== Exercise objective ==
In the records below, take the line containing "Dendro_gracilis and Junco_alba?" and reproduce it and every subsequent line exactly, adding nothing.

Supplied information START

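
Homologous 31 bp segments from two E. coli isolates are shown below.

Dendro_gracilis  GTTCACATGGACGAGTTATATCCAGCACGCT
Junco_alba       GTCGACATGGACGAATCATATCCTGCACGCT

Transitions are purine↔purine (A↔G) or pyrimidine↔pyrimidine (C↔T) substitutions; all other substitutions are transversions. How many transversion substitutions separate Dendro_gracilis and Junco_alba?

2

Differing sites — 3:T/C (Ti); 4:C/G (Tv); 15:G/A (Ti); 17:T/C (Ti); 24:A/T (Tv).
Of the 5 differences, 3 transitions and 2 transversions, so the answer is 2.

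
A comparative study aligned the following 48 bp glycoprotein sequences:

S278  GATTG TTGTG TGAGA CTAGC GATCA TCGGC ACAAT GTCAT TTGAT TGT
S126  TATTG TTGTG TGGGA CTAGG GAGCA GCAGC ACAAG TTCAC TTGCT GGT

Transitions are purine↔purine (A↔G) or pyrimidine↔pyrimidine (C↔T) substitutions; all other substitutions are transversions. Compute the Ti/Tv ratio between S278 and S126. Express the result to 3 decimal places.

0.375

The sequences differ at positions 1 (G/T, transversion), 13 (A/G, transition), 20 (C/G, transversion), 23 (T/G, transversion), 26 (T/G, transversion), 28 (G/A, transition), 35 (T/G, transversion), 36 (G/T, transversion), 40 (T/C, transition), 44 (A/C, transversion), 46 (T/G, transversion).
Of the 11 differences, 3 transitions and 8 transversions, so Ti/Tv = 3/8 = 0.375.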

Supplied information END

== Response ==
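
Transitions are purine↔purine (A↔G) or pyrimidine↔pyrimidine (C↔T) substitutions; all other substitutions are transversions. How many transversion substitutions separate Dendro_gracilis and Junco_alba?

2

Differing sites — 3:T/C (Ti); 4:C/G (Tv); 15:G/A (Ti); 17:T/C (Ti); 24:A/T (Tv).
Of the 5 differences, 3 transitions and 2 transversions, so the answer is 2.

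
A comparative study aligned the following 48 bp glycoprotein sequences:

S278  GATTG TTGTG TGAGA CTAGC GATCA TCGGC ACAAT GTCAT TTGAT TGT
S126  TATTG TTGTG TGGGA CTAGG GAGCA GCAGC ACAAG TTCAC TTGCT GGT

Transitions are purine↔purine (A↔G) or pyrimidine↔pyrimidine (C↔T) substitutions; all other substitutions are transversions. Compute the Ti/Tv ratio between S278 and S126. Express the result to 3 decimal places.

0.375

The sequences differ at positions 1 (G/T, transversion), 13 (A/G, transition), 20 (C/G, transversion), 23 (T/G, transversion), 26 (T/G, transversion), 28 (G/A, transition), 35 (T/G, transversion), 36 (G/T, transversion), 40 (T/C, transition), 44 (A/C, transversion), 46 (T/G, transversion).
Of the 11 differences, 3 transitions and 8 transversions, so Ti/Tv = 3/8 = 0.375.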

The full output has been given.